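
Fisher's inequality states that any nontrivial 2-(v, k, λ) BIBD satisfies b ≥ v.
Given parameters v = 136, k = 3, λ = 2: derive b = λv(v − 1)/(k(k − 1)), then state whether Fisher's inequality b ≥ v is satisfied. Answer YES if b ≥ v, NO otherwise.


r = λ(v − 1)/(k − 1) = 2·135/2 = 135.
b = vr/k = 136·135/3 = 6120.
Fisher's inequality: b ≥ v ⇔ 6120 ≥ 136? YES.

YES


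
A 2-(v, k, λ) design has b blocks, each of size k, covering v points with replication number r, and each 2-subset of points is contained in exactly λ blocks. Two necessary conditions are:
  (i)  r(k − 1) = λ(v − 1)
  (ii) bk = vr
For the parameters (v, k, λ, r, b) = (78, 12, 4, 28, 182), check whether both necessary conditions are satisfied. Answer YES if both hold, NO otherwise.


Condition (i): r(k − 1) = 28·11 = 308; λ(v − 1) = 4·77 = 308. Match? YES.
Condition (ii): bk = 182·12 = 2184; vr = 78·28 = 2184. Match? YES.
Both conditions hold? YES.

YES


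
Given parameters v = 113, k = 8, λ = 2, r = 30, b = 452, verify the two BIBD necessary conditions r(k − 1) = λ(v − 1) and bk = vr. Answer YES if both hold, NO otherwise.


Condition (i): r(k − 1) = 30·7 = 210; λ(v − 1) = 2·112 = 224. Match? NO.
Condition (ii): bk = 452·8 = 3616; vr = 113·30 = 3390. Match? NO.
Both conditions hold? NO.

NO


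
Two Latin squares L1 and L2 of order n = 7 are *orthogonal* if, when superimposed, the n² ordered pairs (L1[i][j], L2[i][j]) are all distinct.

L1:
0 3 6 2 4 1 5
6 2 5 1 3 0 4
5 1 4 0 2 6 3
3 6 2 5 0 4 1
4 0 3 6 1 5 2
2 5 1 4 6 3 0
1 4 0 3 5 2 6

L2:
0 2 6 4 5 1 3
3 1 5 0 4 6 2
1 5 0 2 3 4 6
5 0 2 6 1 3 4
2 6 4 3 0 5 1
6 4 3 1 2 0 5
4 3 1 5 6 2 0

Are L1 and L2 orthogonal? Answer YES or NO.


Form the n² = 49 superimposed pairs (L1[i][j], L2[i][j]), row by row (rows and columns indexed from 0):
row 0: (0,0) (3,2) (6,6) (2,4) (4,5) (1,1) (5,3)
row 1: (6,3) (2,1) (5,5) (1,0) (3,4) (0,6) (4,2)
row 2: (5,1) (1,5) (4,0) (0,2) (2,3) (6,4) (3,6)
row 3: (3,5) (6,0) (2,2) (5,6) (0,1) (4,3) (1,4)
row 4: (4,2) (0,6) (3,4) (6,3) (1,0) (5,5) (2,1)
row 5: (2,6) (5,4) (1,3) (4,1) (6,2) (3,0) (0,5)
row 6: (1,4) (4,3) (0,1) (3,5) (5,6) (2,2) (6,0)
Orthogonality requires all 49 pairs distinct.
But the pair (4,2) repeats: cell (1,6) has L1 = 4, L2 = 2, and cell (4,0) has L1 = 4, L2 = 2.
A repeated pair means some other pair never occurs (only 35 distinct pairs out of 49), so the squares are not orthogonal.
Conclusion: NO.

NO


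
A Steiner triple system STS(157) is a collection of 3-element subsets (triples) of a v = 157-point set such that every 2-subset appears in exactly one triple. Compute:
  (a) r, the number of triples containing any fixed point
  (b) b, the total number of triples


An STS(v) is a 2-(v, 3, 1) BIBD: block size k = 3, λ = 1.
Replication: r(k − 1) = λ(v − 1) ⇒ r·2 = 157 − 1 = 156 ⇒ r = 78.
Block count: b = v(v − 1)/6 = 157·156/6 = 24492/6 = 4082.
(Check via bk = vr: 4082·3 = 12246 = 157·78 = 12246 ✓.)

r = 78, b = 4082.


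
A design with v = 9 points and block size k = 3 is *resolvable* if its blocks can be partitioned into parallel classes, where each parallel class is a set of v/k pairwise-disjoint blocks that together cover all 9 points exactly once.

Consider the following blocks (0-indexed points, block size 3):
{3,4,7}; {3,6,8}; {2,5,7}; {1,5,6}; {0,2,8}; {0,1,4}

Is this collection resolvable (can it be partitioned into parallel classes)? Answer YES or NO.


v = 9, block size k = 3, number of blocks = 6.
For resolvability, blocks must partition into parallel classes of size v/k = 3.
Total blocks must therefore be a multiple of 3: 6 = 3·2 + 0 ⇒ divisible ✓.
Greedy packing gives 2 candidate class(es). Each should be a full parallel class (size 3, covers all 9 points).
  Class 1 (3 blocks): {3,4,7}; {1,5,6}; {0,2,8}. Points covered: [0, 1, 2, 3, 4, 5, 6, 7, 8].
  Class 2 (3 blocks): {3,6,8}; {2,5,7}; {0,1,4}. Points covered: [0, 1, 2, 3, 4, 5, 6, 7, 8].
All classes full (size 3)? YES. All classes cover every point? YES.
Resolvable? YES.

YES


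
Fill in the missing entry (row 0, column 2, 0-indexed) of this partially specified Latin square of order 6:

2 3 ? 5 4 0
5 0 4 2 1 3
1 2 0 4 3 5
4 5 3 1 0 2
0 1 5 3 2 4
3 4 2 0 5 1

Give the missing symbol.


Row 0 contains symbols [0, 2, 3, 4, 5] — missing [1].
Column 2 contains symbols [0, 2, 3, 4, 5] — missing [1].
The missing symbol must appear in both missing sets; intersection = [1].
Therefore the hidden value is 1.

Missing value = 1.


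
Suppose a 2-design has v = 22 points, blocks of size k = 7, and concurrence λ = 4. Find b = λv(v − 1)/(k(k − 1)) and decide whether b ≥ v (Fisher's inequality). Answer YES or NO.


r = λ(v − 1)/(k − 1) = 4·21/6 = 14.
b = vr/k = 22·14/7 = 44.
Fisher's inequality: b ≥ v ⇔ 44 ≥ 22? YES.

YES


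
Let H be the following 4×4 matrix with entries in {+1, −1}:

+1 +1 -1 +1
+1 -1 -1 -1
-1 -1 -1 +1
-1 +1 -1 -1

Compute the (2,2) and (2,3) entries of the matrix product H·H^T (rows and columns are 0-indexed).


Row 2 of H: [-1, -1, -1, 1].
Row 3 of H: [-1, 1, -1, -1].
(H·H^T)[2][2] = Σ_j H[2][j]·H[2][j] = (-1)² + (-1)² + (-1)² + (1)² = 1 + 1 + 1 + 1 = 4.
(H·H^T)[2][3] = Σ_j H[2][j]·H[3][j] = (-1)·(-1) + (-1)·(1) + (-1)·(-1) + (1)·(-1) = 1 + -1 + 1 + -1 = 0.
So rows 2 and 3 are orthogonal; the diagonal entry equals n = 4.

(2,2) entry = 4; (2,3) entry = 0.


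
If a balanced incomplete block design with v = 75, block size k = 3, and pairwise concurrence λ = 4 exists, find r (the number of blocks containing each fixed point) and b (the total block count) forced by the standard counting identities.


Any 2-(v, k, λ) BIBD satisfies two necessary conditions:
  (i)  Each point sits in r blocks, and counting incidences through any fixed point gives r(k − 1) = λ(v − 1), so r = λ(v − 1)/(k − 1).
  (ii) Total incidences bk = vr, so b = vr/k.
Step 1: r = λ(v − 1)/(k − 1) = 4·(75 − 1)/(3 − 1) = 4·74/2 = 296/2 = 148.
Step 2: b = vr/k = 75·148/3 = 11100/3 = 3700.
Check integrality: r = 148 ∈ Z ✓, b = 3700 ∈ Z ✓.
(These identities are necessary conditions: they determine r and b for any design with these parameters, but do not by themselves prove that one exists.)

r = 148, b = 3700.


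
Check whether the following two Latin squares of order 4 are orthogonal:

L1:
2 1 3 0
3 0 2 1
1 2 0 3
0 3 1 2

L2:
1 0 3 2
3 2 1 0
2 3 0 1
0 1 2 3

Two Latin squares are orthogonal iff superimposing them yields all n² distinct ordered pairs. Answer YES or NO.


Form the n² = 16 superimposed pairs (L1[i][j], L2[i][j]), row by row (rows and columns indexed from 0):
row 0: (2,1) (1,0) (3,3) (0,2)
row 1: (3,3) (0,2) (2,1) (1,0)
row 2: (1,2) (2,3) (0,0) (3,1)
row 3: (0,0) (3,1) (1,2) (2,3)
Orthogonality requires all 16 pairs distinct.
But the pair (3,3) repeats: cell (0,2) has L1 = 3, L2 = 3, and cell (1,0) has L1 = 3, L2 = 3.
A repeated pair means some other pair never occurs (only 8 distinct pairs out of 16), so the squares are not orthogonal.
Conclusion: NO.

NO


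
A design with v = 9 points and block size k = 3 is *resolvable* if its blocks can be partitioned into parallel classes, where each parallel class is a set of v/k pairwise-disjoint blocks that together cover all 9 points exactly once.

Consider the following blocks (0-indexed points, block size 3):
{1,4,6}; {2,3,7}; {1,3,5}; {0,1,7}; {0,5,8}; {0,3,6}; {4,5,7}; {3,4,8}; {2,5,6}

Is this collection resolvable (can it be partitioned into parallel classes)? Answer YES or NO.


v = 9, block size k = 3, number of blocks = 9.
For resolvability, blocks must partition into parallel classes of size v/k = 3.
Total blocks must therefore be a multiple of 3: 9 = 3·3 + 0 ⇒ divisible ✓.
Consider block {1,3,5}. It intersects every other block in the collection, so no parallel class of size 3 can contain it.
Since every block must belong to some parallel class in a resolution, the collection cannot be partitioned into parallel classes.
Resolvable? NO.

NO


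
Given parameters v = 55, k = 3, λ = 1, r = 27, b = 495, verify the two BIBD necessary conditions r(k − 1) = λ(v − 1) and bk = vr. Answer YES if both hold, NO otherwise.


Condition (i): r(k − 1) = 27·2 = 54; λ(v − 1) = 1·54 = 54. Match? YES.
Condition (ii): bk = 495·3 = 1485; vr = 55·27 = 1485. Match? YES.
Both conditions hold? YES.

YES


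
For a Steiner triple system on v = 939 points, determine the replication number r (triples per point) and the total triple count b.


An STS(v) is a 2-(v, 3, 1) BIBD: block size k = 3, λ = 1.
Replication: r(k − 1) = λ(v − 1) ⇒ r·2 = 939 − 1 = 938 ⇒ r = 469.
Block count: bk = vr ⇒ b·3 = 939·469 = 440391 ⇒ b = 146797.
(Check via b = v(v − 1)/6 = 939·938/6 = 880782/6 = 146797.)

r = 469, b = 146797.


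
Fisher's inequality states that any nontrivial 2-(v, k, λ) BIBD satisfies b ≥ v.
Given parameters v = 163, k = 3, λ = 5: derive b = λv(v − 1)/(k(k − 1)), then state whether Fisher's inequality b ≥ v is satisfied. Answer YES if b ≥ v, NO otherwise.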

:: Aim of the exercise ::
Filter the entries down to the lines that include the string "following".

:: Written response ::
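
Consider the following blocks (0-indexed points, block size 3):
Let H be the following 4×4 matrix with entries in {+1, −1}:
Check whether the following two Latin squares of order 4 are orthogonal:
Consider the following blocks (0-indexed points, block size 3):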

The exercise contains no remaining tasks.